Records drawn from a dataset:
-*-

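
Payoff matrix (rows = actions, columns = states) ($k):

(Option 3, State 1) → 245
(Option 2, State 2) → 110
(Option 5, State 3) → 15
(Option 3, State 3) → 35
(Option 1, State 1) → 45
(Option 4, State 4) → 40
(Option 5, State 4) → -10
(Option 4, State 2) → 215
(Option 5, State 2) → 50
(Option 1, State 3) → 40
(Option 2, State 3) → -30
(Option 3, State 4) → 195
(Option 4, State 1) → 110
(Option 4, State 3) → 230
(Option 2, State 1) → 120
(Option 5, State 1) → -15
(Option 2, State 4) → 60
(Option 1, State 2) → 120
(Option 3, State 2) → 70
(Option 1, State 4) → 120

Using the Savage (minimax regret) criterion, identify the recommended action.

Column bests: State 1=245, State 2=215, State 3=230, State 4=195.
Option 1 regrets: 200, 95, 190, 75 → max 200
Option 2 regrets: 125, 105, 260, 135 → max 260
Option 3 regrets: 0, 145, 195, 0 → max 195
Option 4 regrets: 135, 0, 0, 155 → max 155
Option 5 regrets: 260, 165, 215, 205 → max 260
Smallest max regret = 155 → Option 4.

Option 4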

-*-

Exercise instructions: Retype the data in full and match it exactly.

Response area:
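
Payoff matrix (rows = actions, columns = states) ($k):

(Option 3, State 1) → 245
(Option 2, State 2) → 110
(Option 5, State 3) → 15
(Option 3, State 3) → 35
(Option 1, State 1) → 45
(Option 4, State 4) → 40
(Option 5, State 4) → -10
(Option 4, State 2) → 215
(Option 5, State 2) → 50
(Option 1, State 3) → 40
(Option 2, State 3) → -30
(Option 3, State 4) → 195
(Option 4, State 1) → 110
(Option 4, State 3) → 230
(Option 2, State 1) → 120
(Option 5, State 1) → -15
(Option 2, State 4) → 60
(Option 1, State 2) → 120
(Option 3, State 2) → 70
(Option 1, State 4) → 120

Using the Savage (minimax regret) criterion, identify the recommended action.

Column bests: State 1=245, State 2=215, State 3=230, State 4=195.
Option 1 regrets: 200, 95, 190, 75 → max 200
Option 2 regrets: 125, 105, 260, 135 → max 260
Option 3 regrets: 0, 145, 195, 0 → max 195
Option 4 regrets: 135, 0, 0, 155 → max 155
Option 5 regrets: 260, 165, 215, 205 → max 260
Smallest max regret = 155 → Option 4.

Option 4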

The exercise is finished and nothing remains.